Exercise details: Going through the entries below, work out how many lines have the string "mills" in them. Give the number and nothing more.

(Collected data)
○ ○ ○ ○ ○

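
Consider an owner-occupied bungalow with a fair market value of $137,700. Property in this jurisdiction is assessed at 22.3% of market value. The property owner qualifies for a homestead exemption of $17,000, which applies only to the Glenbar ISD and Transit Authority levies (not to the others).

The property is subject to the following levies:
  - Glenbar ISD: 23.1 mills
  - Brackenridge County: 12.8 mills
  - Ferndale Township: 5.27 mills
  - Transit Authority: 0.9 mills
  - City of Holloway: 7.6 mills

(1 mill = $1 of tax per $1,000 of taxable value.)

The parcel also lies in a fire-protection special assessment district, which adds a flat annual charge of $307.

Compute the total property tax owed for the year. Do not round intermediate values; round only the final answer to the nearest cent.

$1,424.22

Assessed value = $137,700 × 0.223 = $30,707.1
Glenbar ISD: ($30,707.1 − $17,000) × 0.0231 = $13,707.1 × 0.0231 = $316.63401
Brackenridge County: $30,707.1 × 0.0128 = $393.05088
Ferndale Township: $30,707.1 × 0.00527 = $161.826417
Transit Authority: ($30,707.1 − $17,000) × 0.0009 = $13,707.1 × 0.0009 = $12.33639
City of Holloway: $30,707.1 × 0.0076 = $233.37396
Levies subtotal = $1,117.221657
Total = $1,117.221657 + $307 = $1,424.221657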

○ ○ ○ ○ ○

Final answer: 5